§ Aim of the exercise
Only the lines running from the line with "Prior shares of presentations" to the end of the records below belong in the answer, each copied exactly.

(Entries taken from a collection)
=====
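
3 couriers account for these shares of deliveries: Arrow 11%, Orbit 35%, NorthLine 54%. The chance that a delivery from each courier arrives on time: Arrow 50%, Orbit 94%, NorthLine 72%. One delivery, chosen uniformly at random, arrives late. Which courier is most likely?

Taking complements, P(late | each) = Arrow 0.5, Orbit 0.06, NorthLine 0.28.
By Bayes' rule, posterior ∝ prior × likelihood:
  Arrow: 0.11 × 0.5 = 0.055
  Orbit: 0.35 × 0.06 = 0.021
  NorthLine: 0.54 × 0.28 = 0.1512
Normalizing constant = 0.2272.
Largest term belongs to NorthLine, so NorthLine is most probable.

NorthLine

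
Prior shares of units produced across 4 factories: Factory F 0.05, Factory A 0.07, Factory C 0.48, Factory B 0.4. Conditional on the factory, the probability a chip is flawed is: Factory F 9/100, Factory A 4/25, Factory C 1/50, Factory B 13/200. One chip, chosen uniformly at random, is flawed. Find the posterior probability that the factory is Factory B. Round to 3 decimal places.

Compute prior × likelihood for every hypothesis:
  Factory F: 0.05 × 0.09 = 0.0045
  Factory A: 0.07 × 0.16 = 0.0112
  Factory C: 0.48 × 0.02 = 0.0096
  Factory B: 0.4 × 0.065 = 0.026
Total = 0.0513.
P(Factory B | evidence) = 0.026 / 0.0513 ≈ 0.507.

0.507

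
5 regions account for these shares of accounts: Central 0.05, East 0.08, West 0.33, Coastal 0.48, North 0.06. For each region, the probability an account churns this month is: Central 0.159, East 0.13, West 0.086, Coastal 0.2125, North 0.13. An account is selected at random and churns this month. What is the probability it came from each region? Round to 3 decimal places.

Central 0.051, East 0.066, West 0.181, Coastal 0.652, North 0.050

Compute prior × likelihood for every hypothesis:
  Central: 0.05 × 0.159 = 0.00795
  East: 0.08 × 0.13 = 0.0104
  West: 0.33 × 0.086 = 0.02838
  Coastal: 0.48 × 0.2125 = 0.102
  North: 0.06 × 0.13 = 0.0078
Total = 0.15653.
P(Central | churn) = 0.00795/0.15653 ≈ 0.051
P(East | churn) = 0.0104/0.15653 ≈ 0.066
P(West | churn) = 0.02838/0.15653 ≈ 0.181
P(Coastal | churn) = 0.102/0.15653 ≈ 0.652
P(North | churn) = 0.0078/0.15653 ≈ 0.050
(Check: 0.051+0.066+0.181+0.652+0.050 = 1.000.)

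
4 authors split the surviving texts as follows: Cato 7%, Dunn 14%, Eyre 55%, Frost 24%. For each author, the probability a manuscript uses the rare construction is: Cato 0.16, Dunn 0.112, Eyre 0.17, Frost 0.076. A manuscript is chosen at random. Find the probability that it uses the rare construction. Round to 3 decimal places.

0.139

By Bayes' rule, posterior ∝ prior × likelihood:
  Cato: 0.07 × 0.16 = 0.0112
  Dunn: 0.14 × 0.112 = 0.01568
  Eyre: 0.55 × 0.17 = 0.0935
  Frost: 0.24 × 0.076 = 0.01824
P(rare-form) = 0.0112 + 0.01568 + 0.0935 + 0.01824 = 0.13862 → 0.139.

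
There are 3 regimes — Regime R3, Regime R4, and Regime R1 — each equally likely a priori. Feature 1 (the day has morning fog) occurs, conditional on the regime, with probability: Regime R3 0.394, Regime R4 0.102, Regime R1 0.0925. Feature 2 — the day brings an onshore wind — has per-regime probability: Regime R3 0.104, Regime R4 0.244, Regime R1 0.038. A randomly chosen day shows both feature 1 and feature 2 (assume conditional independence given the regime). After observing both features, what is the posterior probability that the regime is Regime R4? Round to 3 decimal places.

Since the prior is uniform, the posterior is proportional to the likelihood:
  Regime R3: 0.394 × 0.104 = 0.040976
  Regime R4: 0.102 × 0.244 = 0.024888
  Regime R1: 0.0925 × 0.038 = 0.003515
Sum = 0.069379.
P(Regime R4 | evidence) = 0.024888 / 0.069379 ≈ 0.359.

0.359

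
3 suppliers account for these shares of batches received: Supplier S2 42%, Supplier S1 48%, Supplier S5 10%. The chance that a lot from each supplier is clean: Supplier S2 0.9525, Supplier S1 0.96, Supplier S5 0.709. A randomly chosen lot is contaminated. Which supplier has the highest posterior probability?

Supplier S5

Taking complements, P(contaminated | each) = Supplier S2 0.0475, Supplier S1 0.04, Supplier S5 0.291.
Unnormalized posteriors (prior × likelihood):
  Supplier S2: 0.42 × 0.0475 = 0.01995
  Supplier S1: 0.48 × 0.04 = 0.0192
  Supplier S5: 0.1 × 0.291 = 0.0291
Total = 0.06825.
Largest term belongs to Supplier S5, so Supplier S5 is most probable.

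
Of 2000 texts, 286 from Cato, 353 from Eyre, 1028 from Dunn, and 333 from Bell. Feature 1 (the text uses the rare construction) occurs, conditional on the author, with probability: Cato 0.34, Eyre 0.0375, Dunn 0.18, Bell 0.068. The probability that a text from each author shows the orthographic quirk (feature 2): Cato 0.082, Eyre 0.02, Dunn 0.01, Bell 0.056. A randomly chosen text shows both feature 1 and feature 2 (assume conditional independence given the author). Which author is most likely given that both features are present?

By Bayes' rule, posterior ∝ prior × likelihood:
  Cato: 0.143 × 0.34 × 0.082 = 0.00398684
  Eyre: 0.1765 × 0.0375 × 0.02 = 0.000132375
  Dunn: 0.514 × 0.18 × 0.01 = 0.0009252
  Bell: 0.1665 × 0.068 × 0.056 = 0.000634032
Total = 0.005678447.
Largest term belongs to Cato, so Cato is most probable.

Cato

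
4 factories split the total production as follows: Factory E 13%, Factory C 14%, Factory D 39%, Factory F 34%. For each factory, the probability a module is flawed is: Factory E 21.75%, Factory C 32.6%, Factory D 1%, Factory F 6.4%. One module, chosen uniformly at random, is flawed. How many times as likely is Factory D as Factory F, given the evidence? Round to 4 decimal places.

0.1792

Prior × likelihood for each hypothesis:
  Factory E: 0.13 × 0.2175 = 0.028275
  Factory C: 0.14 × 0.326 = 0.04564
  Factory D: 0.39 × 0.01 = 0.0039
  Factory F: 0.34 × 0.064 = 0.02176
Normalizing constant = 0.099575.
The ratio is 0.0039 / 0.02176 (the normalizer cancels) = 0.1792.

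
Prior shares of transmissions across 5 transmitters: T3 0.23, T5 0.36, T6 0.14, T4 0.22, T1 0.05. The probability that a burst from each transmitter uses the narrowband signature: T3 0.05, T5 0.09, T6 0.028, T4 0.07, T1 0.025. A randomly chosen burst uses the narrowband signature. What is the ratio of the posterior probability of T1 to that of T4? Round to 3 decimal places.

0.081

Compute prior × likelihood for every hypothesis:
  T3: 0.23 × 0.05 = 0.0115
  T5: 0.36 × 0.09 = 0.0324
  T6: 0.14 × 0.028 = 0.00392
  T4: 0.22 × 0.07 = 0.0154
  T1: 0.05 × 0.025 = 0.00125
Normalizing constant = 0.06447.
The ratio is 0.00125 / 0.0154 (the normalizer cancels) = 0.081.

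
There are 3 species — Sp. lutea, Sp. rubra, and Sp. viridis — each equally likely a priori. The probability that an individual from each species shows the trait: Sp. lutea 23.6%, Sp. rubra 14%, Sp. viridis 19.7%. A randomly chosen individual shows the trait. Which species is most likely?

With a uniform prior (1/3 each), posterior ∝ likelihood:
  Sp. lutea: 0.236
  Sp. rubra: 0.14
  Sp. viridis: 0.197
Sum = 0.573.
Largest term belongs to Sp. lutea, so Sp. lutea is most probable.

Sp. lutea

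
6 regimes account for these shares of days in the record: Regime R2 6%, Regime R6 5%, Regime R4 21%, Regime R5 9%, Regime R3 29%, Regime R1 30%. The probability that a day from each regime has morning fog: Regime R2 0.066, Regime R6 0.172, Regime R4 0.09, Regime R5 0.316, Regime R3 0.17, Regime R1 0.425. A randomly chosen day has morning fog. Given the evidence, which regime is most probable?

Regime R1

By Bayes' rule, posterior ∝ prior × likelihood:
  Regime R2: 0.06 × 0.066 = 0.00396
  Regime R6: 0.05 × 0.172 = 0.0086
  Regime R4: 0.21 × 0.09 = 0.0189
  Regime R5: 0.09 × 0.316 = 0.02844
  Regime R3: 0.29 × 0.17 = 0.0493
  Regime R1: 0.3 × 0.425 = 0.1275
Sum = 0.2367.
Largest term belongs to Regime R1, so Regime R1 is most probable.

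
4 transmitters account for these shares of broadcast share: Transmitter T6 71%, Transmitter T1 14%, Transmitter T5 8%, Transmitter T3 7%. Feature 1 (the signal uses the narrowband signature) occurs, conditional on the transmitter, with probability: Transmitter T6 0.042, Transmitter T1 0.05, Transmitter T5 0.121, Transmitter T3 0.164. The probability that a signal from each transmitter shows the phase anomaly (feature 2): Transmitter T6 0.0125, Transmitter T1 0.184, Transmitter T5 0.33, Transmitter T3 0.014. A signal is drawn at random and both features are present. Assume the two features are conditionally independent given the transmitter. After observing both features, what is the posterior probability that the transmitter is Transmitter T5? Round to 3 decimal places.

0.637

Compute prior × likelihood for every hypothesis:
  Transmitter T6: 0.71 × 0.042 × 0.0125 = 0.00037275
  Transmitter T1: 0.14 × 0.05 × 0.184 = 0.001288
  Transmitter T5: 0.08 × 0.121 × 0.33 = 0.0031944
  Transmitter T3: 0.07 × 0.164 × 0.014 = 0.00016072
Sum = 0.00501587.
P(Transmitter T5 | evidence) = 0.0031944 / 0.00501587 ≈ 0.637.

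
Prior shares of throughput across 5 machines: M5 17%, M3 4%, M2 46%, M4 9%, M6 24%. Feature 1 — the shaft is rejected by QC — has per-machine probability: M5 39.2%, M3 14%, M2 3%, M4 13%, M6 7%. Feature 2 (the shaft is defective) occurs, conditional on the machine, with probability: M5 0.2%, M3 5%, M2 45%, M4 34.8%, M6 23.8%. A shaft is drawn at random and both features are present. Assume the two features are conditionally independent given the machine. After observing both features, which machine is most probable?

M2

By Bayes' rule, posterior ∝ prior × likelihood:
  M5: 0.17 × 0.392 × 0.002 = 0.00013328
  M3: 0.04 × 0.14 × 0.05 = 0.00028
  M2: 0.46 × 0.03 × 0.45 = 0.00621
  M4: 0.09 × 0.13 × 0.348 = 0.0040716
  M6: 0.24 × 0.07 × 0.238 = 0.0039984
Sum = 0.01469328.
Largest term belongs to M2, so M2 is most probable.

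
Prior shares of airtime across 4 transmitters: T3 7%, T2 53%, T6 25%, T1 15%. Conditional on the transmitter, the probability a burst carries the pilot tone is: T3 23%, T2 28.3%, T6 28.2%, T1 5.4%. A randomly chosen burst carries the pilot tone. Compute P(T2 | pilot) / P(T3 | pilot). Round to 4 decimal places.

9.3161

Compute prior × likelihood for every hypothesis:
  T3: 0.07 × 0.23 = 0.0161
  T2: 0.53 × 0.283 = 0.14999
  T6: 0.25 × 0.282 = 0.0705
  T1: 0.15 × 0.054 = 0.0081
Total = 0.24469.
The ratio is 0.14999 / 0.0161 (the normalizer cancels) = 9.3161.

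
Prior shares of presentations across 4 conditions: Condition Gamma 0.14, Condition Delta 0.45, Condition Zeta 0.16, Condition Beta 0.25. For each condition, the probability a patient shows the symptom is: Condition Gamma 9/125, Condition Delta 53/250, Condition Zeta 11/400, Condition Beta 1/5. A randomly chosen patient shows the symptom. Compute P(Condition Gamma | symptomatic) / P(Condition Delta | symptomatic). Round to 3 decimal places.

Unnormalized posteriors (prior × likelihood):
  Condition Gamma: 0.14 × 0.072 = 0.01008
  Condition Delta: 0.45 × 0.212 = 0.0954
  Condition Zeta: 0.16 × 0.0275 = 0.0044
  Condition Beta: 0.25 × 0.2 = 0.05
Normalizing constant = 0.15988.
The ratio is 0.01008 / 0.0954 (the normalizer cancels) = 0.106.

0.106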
=====
§ Result below
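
Prior shares of presentations across 4 conditions: Condition Gamma 0.14, Condition Delta 0.45, Condition Zeta 0.16, Condition Beta 0.25. For each condition, the probability a patient shows the symptom is: Condition Gamma 9/125, Condition Delta 53/250, Condition Zeta 11/400, Condition Beta 1/5. A randomly chosen patient shows the symptom. Compute P(Condition Gamma | symptomatic) / P(Condition Delta | symptomatic). Round to 3 decimal places.

Unnormalized posteriors (prior × likelihood):
  Condition Gamma: 0.14 × 0.072 = 0.01008
  Condition Delta: 0.45 × 0.212 = 0.0954
  Condition Zeta: 0.16 × 0.0275 = 0.0044
  Condition Beta: 0.25 × 0.2 = 0.05
Normalizing constant = 0.15988.
The ratio is 0.01008 / 0.0954 (the normalizer cancels) = 0.106.

0.106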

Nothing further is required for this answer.